▶ **What needs to be done**: Each entry listed below should be reproduced word for word.

"""

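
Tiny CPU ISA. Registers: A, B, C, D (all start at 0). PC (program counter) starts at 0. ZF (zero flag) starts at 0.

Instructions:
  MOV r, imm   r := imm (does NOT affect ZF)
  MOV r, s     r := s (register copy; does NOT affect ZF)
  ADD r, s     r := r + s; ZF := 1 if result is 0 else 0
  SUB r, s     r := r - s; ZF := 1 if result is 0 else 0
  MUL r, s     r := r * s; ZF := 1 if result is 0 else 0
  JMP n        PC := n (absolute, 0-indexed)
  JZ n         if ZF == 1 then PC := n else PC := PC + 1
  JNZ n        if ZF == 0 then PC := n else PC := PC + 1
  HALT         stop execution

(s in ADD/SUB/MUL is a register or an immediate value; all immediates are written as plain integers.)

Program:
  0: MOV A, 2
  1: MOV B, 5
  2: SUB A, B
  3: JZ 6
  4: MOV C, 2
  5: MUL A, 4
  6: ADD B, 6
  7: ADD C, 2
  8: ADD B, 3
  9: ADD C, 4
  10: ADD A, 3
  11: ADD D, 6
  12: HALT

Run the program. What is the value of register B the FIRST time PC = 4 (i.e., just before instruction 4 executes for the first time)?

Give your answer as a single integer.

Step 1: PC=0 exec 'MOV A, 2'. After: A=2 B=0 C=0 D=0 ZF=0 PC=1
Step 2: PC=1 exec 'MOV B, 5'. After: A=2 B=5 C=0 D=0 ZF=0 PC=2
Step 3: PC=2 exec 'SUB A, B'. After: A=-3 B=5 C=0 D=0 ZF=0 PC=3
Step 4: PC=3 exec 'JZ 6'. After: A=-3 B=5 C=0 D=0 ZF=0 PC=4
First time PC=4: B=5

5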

"""

▶ **Output of the exercise**:
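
Tiny CPU ISA. Registers: A, B, C, D (all start at 0). PC (program counter) starts at 0. ZF (zero flag) starts at 0.

Instructions:
  MOV r, imm   r := imm (does NOT affect ZF)
  MOV r, s     r := s (register copy; does NOT affect ZF)
  ADD r, s     r := r + s; ZF := 1 if result is 0 else 0
  SUB r, s     r := r - s; ZF := 1 if result is 0 else 0
  MUL r, s     r := r * s; ZF := 1 if result is 0 else 0
  JMP n        PC := n (absolute, 0-indexed)
  JZ n         if ZF == 1 then PC := n else PC := PC + 1
  JNZ n        if ZF == 0 then PC := n else PC := PC + 1
  HALT         stop execution

(s in ADD/SUB/MUL is a register or an immediate value; all immediates are written as plain integers.)

Program:
  0: MOV A, 2
  1: MOV B, 5
  2: SUB A, B
  3: JZ 6
  4: MOV C, 2
  5: MUL A, 4
  6: ADD B, 6
  7: ADD C, 2
  8: ADD B, 3
  9: ADD C, 4
  10: ADD A, 3
  11: ADD D, 6
  12: HALT

Run the program. What is the value of register B the FIRST time PC = 4 (i.e., just before instruction 4 executes for the first time)?

Give your answer as a single integer.

Step 1: PC=0 exec 'MOV A, 2'. After: A=2 B=0 C=0 D=0 ZF=0 PC=1
Step 2: PC=1 exec 'MOV B, 5'. After: A=2 B=5 C=0 D=0 ZF=0 PC=2
Step 3: PC=2 exec 'SUB A, B'. After: A=-3 B=5 C=0 D=0 ZF=0 PC=3
Step 4: PC=3 exec 'JZ 6'. After: A=-3 B=5 C=0 D=0 ZF=0 PC=4
First time PC=4: B=5

5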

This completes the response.